Top of Entries shown

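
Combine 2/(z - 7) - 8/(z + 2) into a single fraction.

Common denominator (z - 7)(z + 2). Numerator: 2(z + 2) - 8(z - 7) = (2z + 4) - (8z - 56) = -6z + 60
Result: (-6z + 60)/[(z - 7)(z + 2)]


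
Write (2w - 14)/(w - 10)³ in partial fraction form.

(2w - 14) = A(w - 10)² + B(w - 10) + C. At w = 10: C = 2·10 - 14 = 6. Coefficients: A = 0, B = 2
Result: 2/(w - 10)² + 6/(w - 10)³


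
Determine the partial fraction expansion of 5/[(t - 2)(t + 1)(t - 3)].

Using cover-up method: A = -5/3, B = 5/12, C = 5/4
Result: (-5/3)/(t - 2) + (5/12)/(t + 1) + (5/4)/(t - 3)


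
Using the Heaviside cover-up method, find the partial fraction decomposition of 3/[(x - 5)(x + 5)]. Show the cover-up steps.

Cover (x - 5): set x=5, get P = 3/(5 + 5) = 3/10. Cover (x + 5): set x=-5, get Q = 3/(-5 - 5) = -3/10.
Result: (3/10)/(x - 5) - (3/10)/(x + 5)


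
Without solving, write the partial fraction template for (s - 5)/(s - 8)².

Repeated linear factor: A/(s - 8) + B/(s - 8)²


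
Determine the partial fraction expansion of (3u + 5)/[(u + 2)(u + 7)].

At u=-2: P = (3·(-2) + 5)/(-2 + 7) = -1/5. At u=-7: Q = (3·(-7) + 5)/(-7 + 2) = 16/5
Result: (-1/5)/(u + 2) + (16/5)/(u + 7)


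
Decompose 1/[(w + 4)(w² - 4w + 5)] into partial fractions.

Cover-up at w = -4: P = 1/((-4)² - 4·(-4) + 5) = 1/37. Then Q = -P = -1/37, R = -P·(-4 - 4) = 8/37
Result: (1/37)/(w + 4) - ((1/37)w - 8/37)/(w² - 4w + 5)


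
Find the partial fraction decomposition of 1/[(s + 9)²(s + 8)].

Cover-up at s=-8: R = 1/(-8 + 9)² = 1. Cover-up at s=-9: Q = 1/(-9 + 8) = -1. Comparing s² coeff: P = -R = -1
Result: -1/(s + 9) - 1/(s + 9)² + 1/(s + 8)


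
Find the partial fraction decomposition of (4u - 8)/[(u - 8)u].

At u=8: A = (4·8 - 8)/(8 - 0) = 3. At u=0: B = (4·0 - 8)/(0 - 8) = 1
Result: 3/(u - 8) + 1/u


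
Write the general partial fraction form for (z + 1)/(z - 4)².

Repeated linear factor: A/(z - 4) + B/(z - 4)²


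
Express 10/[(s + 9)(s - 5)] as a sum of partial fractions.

10/(s + 9)(s - 5) = α/(s + 9) + β/(s - 5). α = 10/(-9 - 5) = -5/7, β = 10/(5 + 9) = 5/7
Result: (-5/7)/(s + 9) + (5/7)/(s - 5)


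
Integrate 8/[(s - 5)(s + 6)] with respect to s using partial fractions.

Decompose: 8/[(s - 5)(s + 6)] = (8/11)/(s - 5) - (8/11)/(s + 6). Integrate each term: (8/11) ln|(s - 5)| - (8/11) ln|(s + 6)| + C


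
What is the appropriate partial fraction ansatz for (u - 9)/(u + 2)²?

Repeated linear factor: α/(u + 2) + β/(u + 2)²


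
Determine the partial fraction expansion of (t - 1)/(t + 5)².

(t - 1) = P(t + 5) + Q. At t = -5: Q = 1·(-5) - 1 = -6. Coeff of t: P = 1
Result: 1/(t + 5) - 6/(t + 5)²


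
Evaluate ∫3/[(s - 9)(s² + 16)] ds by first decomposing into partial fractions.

Cover-up at s=9: α = 3/(9²+16) = 3/97. Coeff matching: β = -3/97, γ = -27/97. Decomposition: (3/97)/(s - 9) - ((3/97)s + 27/97)/(s² + 16). Integrate: linear → ln, quadratic → (1/2)ln + arctan: (3/97) ln|(s - 9)| - (3/194) ln(s² + 16) - (27/388) arctan(s/4) + C


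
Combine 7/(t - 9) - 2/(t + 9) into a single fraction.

Common denominator (t - 9)(t + 9). Numerator: 7(t + 9) - 2(t - 9) = (7t + 63) - (2t - 18) = 5t + 81
Result: (5t + 81)/[(t - 9)(t + 9)]


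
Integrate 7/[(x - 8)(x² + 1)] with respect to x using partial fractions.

Cover-up at x=8: P = 7/(8²+1) = 7/65. Coeff matching: Q = -7/65, R = -56/65. Decomposition: (7/65)/(x - 8) - ((7/65)x + 56/65)/(x² + 1). Integrate: linear → ln, quadratic → (1/2)ln + arctan: (7/65) ln|(x - 8)| - (7/130) ln(x² + 1) - (56/65) arctan(x) + C


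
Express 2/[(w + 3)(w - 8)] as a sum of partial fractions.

2/(w + 3)(w - 8) = P/(w + 3) + Q/(w - 8). P = 2/(-3 - 8) = -2/11, Q = 2/(8 + 3) = 2/11
Result: (-2/11)/(w + 3) + (2/11)/(w - 8)


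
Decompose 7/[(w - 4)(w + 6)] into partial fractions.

7/(w - 4)(w + 6) = P/(w - 4) + Q/(w + 6). P = 7/(4 + 6) = 7/10, Q = 7/(-6 - 4) = -7/10
Result: (7/10)/(w - 4) - (7/10)/(w + 6)


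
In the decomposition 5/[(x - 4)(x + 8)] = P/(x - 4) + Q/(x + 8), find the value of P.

Cover-up at x = 4: P = 5/(4 + 8) = 5/12


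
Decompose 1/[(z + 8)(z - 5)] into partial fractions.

1/(z + 8)(z - 5) = A/(z + 8) + B/(z - 5). A = 1/(-8 - 5) = -1/13, B = 1/(5 + 8) = 1/13
Result: (-1/13)/(z + 8) + (1/13)/(z - 5)


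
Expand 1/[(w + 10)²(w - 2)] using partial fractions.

Cover-up at w=2: γ = 1/(2 + 10)² = 1/144. Cover-up at w=-10: β = 1/(-10 - 2) = -1/12. Comparing w² coeff: α = -γ = -1/144
Result: (-1/144)/(w + 10) - (1/12)/(w + 10)² + (1/144)/(w - 2)


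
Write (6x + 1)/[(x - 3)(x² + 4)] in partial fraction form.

At x=3: A = (6·3 + 1)/(3² + 4) = 19/13. B = -A = -19/13, C = 6 - 3·A = 21/13
Result: (19/13)/(x - 3) - ((19/13)x - 21/13)/(x² + 4)


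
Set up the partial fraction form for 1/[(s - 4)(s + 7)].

Distinct linear factors: α/(s - 4) + β/(s + 7)


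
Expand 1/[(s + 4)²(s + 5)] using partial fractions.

Cover-up at s=-5: R = 1/(-5 + 4)² = 1. Cover-up at s=-4: Q = 1/(-4 + 5) = 1. Comparing s² coeff: P = -R = -1
Result: -1/(s + 4) + 1/(s + 4)² + 1/(s + 5)


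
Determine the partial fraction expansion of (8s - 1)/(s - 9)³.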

Bottom of Entries shown

• [Brief] Restate each record exactly as written.

• [Answer to the exercise]
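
Combine 2/(z - 7) - 8/(z + 2) into a single fraction.

Common denominator (z - 7)(z + 2). Numerator: 2(z + 2) - 8(z - 7) = (2z + 4) - (8z - 56) = -6z + 60
Result: (-6z + 60)/[(z - 7)(z + 2)]


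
Write (2w - 14)/(w - 10)³ in partial fraction form.

(2w - 14) = A(w - 10)² + B(w - 10) + C. At w = 10: C = 2·10 - 14 = 6. Coefficients: A = 0, B = 2
Result: 2/(w - 10)² + 6/(w - 10)³


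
Determine the partial fraction expansion of 5/[(t - 2)(t + 1)(t - 3)].

Using cover-up method: A = -5/3, B = 5/12, C = 5/4
Result: (-5/3)/(t - 2) + (5/12)/(t + 1) + (5/4)/(t - 3)


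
Using the Heaviside cover-up method, find the partial fraction decomposition of 3/[(x - 5)(x + 5)]. Show the cover-up steps.

Cover (x - 5): set x=5, get P = 3/(5 + 5) = 3/10. Cover (x + 5): set x=-5, get Q = 3/(-5 - 5) = -3/10.
Result: (3/10)/(x - 5) - (3/10)/(x + 5)


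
Without solving, write the partial fraction template for (s - 5)/(s - 8)².

Repeated linear factor: A/(s - 8) + B/(s - 8)²


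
Determine the partial fraction expansion of (3u + 5)/[(u + 2)(u + 7)].

At u=-2: P = (3·(-2) + 5)/(-2 + 7) = -1/5. At u=-7: Q = (3·(-7) + 5)/(-7 + 2) = 16/5
Result: (-1/5)/(u + 2) + (16/5)/(u + 7)


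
Decompose 1/[(w + 4)(w² - 4w + 5)] into partial fractions.

Cover-up at w = -4: P = 1/((-4)² - 4·(-4) + 5) = 1/37. Then Q = -P = -1/37, R = -P·(-4 - 4) = 8/37
Result: (1/37)/(w + 4) - ((1/37)w - 8/37)/(w² - 4w + 5)


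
Find the partial fraction decomposition of 1/[(s + 9)²(s + 8)].

Cover-up at s=-8: R = 1/(-8 + 9)² = 1. Cover-up at s=-9: Q = 1/(-9 + 8) = -1. Comparing s² coeff: P = -R = -1
Result: -1/(s + 9) - 1/(s + 9)² + 1/(s + 8)


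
Find the partial fraction decomposition of (4u - 8)/[(u - 8)u].

At u=8: A = (4·8 - 8)/(8 - 0) = 3. At u=0: B = (4·0 - 8)/(0 - 8) = 1
Result: 3/(u - 8) + 1/u


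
Write the general partial fraction form for (z + 1)/(z - 4)².

Repeated linear factor: A/(z - 4) + B/(z - 4)²


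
Express 10/[(s + 9)(s - 5)] as a sum of partial fractions.

10/(s + 9)(s - 5) = α/(s + 9) + β/(s - 5). α = 10/(-9 - 5) = -5/7, β = 10/(5 + 9) = 5/7
Result: (-5/7)/(s + 9) + (5/7)/(s - 5)


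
Integrate 8/[(s - 5)(s + 6)] with respect to s using partial fractions.

Decompose: 8/[(s - 5)(s + 6)] = (8/11)/(s - 5) - (8/11)/(s + 6). Integrate each term: (8/11) ln|(s - 5)| - (8/11) ln|(s + 6)| + C


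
What is the appropriate partial fraction ansatz for (u - 9)/(u + 2)²?

Repeated linear factor: α/(u + 2) + β/(u + 2)²


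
Determine the partial fraction expansion of (t - 1)/(t + 5)².

(t - 1) = P(t + 5) + Q. At t = -5: Q = 1·(-5) - 1 = -6. Coeff of t: P = 1
Result: 1/(t + 5) - 6/(t + 5)²


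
Evaluate ∫3/[(s - 9)(s² + 16)] ds by first decomposing into partial fractions.

Cover-up at s=9: α = 3/(9²+16) = 3/97. Coeff matching: β = -3/97, γ = -27/97. Decomposition: (3/97)/(s - 9) - ((3/97)s + 27/97)/(s² + 16). Integrate: linear → ln, quadratic → (1/2)ln + arctan: (3/97) ln|(s - 9)| - (3/194) ln(s² + 16) - (27/388) arctan(s/4) + C


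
Combine 7/(t - 9) - 2/(t + 9) into a single fraction.

Common denominator (t - 9)(t + 9). Numerator: 7(t + 9) - 2(t - 9) = (7t + 63) - (2t - 18) = 5t + 81
Result: (5t + 81)/[(t - 9)(t + 9)]


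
Integrate 7/[(x - 8)(x² + 1)] with respect to x using partial fractions.

Cover-up at x=8: P = 7/(8²+1) = 7/65. Coeff matching: Q = -7/65, R = -56/65. Decomposition: (7/65)/(x - 8) - ((7/65)x + 56/65)/(x² + 1). Integrate: linear → ln, quadratic → (1/2)ln + arctan: (7/65) ln|(x - 8)| - (7/130) ln(x² + 1) - (56/65) arctan(x) + C


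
Express 2/[(w + 3)(w - 8)] as a sum of partial fractions.

2/(w + 3)(w - 8) = P/(w + 3) + Q/(w - 8). P = 2/(-3 - 8) = -2/11, Q = 2/(8 + 3) = 2/11
Result: (-2/11)/(w + 3) + (2/11)/(w - 8)


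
Decompose 7/[(w - 4)(w + 6)] into partial fractions.

7/(w - 4)(w + 6) = P/(w - 4) + Q/(w + 6). P = 7/(4 + 6) = 7/10, Q = 7/(-6 - 4) = -7/10
Result: (7/10)/(w - 4) - (7/10)/(w + 6)


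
In the decomposition 5/[(x - 4)(x + 8)] = P/(x - 4) + Q/(x + 8), find the value of P.

Cover-up at x = 4: P = 5/(4 + 8) = 5/12


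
Decompose 1/[(z + 8)(z - 5)] into partial fractions.

1/(z + 8)(z - 5) = A/(z + 8) + B/(z - 5). A = 1/(-8 - 5) = -1/13, B = 1/(5 + 8) = 1/13
Result: (-1/13)/(z + 8) + (1/13)/(z - 5)


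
Expand 1/[(w + 10)²(w - 2)] using partial fractions.

Cover-up at w=2: γ = 1/(2 + 10)² = 1/144. Cover-up at w=-10: β = 1/(-10 - 2) = -1/12. Comparing w² coeff: α = -γ = -1/144
Result: (-1/144)/(w + 10) - (1/12)/(w + 10)² + (1/144)/(w - 2)


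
Write (6x + 1)/[(x - 3)(x² + 4)] in partial fraction form.

At x=3: A = (6·3 + 1)/(3² + 4) = 19/13. B = -A = -19/13, C = 6 - 3·A = 21/13
Result: (19/13)/(x - 3) - ((19/13)x - 21/13)/(x² + 4)


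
Set up the partial fraction form for 1/[(s - 4)(s + 7)].

Distinct linear factors: α/(s - 4) + β/(s + 7)


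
Expand 1/[(s + 4)²(s + 5)] using partial fractions.

Cover-up at s=-5: R = 1/(-5 + 4)² = 1. Cover-up at s=-4: Q = 1/(-4 + 5) = 1. Comparing s² coeff: P = -R = -1
Result: -1/(s + 4) + 1/(s + 4)² + 1/(s + 5)


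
Determine the partial fraction expansion of (8s - 1)/(s - 9)³.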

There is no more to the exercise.